YOUR TASK: Find every line in the records below that holds the word "Answer", and copy each one.

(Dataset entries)

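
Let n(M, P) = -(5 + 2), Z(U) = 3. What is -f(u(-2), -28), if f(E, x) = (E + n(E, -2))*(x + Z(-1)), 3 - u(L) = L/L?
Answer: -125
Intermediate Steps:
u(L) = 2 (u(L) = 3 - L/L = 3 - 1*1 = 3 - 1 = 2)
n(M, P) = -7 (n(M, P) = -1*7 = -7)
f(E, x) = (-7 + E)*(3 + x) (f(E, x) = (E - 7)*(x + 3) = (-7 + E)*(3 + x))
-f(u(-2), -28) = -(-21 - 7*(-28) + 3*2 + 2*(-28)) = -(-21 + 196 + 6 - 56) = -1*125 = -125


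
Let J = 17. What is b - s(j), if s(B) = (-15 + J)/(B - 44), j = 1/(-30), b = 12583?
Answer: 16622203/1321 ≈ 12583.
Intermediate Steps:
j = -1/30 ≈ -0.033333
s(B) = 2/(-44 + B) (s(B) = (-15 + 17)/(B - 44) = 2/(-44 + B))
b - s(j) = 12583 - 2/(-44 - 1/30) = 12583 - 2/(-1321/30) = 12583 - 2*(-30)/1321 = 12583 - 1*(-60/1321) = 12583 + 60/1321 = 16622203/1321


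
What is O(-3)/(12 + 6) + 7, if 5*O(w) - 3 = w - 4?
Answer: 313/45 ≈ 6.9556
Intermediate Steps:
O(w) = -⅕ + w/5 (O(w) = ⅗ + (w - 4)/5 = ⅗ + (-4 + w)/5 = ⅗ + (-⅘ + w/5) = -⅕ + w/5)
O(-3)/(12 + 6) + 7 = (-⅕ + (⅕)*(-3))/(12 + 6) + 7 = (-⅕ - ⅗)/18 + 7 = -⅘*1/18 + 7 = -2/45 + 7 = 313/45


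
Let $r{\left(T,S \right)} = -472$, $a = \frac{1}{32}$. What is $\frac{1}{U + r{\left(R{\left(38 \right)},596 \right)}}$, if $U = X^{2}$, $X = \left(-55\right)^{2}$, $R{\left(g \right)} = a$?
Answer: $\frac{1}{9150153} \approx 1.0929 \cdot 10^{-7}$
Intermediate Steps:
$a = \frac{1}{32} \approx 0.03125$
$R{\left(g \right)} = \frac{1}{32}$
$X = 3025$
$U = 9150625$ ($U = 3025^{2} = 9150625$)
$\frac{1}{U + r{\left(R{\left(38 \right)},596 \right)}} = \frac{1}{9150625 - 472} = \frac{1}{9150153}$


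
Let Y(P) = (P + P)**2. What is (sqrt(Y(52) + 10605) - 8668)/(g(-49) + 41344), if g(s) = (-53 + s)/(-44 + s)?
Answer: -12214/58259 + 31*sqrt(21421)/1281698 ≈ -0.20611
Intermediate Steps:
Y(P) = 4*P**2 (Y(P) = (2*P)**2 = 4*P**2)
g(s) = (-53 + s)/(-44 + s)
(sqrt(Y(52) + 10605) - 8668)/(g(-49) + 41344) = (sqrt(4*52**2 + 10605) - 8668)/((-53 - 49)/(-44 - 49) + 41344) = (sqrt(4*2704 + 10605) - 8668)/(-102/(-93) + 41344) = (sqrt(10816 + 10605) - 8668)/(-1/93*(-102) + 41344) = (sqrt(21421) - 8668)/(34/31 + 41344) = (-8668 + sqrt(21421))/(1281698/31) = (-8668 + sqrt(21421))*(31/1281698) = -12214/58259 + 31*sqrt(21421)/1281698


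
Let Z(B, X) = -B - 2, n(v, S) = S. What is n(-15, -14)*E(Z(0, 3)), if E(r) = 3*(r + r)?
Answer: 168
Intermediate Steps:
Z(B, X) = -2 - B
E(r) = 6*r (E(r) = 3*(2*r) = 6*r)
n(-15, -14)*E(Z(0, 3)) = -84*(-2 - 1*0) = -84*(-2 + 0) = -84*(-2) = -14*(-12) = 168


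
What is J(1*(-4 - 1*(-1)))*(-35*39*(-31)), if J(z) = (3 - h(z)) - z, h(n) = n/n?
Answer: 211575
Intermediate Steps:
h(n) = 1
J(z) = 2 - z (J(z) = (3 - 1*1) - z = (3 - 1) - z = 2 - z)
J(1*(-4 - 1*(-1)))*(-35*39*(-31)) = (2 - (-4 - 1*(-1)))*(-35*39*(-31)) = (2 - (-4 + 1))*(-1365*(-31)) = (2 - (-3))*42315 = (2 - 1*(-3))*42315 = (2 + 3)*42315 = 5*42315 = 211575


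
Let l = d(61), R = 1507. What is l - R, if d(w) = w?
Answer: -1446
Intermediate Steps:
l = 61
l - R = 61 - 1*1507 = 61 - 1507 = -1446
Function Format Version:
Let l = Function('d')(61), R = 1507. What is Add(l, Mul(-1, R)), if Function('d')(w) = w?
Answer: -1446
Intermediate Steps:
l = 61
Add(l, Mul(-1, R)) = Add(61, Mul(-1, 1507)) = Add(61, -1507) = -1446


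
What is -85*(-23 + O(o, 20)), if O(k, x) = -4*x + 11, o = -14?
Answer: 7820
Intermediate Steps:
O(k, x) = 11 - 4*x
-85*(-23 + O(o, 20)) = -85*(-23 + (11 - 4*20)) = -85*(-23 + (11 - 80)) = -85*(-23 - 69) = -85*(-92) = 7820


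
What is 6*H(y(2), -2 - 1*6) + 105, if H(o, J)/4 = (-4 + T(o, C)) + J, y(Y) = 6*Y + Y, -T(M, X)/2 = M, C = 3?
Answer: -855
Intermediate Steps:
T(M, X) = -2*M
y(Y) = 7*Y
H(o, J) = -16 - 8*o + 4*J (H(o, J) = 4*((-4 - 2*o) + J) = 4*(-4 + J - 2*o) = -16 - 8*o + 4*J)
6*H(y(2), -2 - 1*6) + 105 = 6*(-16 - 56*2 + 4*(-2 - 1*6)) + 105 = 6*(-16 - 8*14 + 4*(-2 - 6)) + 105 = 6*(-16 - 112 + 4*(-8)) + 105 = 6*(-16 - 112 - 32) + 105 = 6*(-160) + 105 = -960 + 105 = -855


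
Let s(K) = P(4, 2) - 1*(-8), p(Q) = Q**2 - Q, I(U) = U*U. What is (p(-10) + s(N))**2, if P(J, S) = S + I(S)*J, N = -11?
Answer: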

WRITTEN REPLY:
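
Answer: -125
Answer: 16622203/1321 ≈ 12583.
Answer: 313/45 ≈ 6.9556
Answer: $\frac{1}{9150153} \approx 1.0929 \cdot 10^{-7}$
Answer: -12214/58259 + 31*sqrt(21421)/1281698 ≈ -0.20611
Answer: 168
Answer: 211575
Answer: -1446
Answer: -1446
Answer: 7820
Answer: -855
Answer: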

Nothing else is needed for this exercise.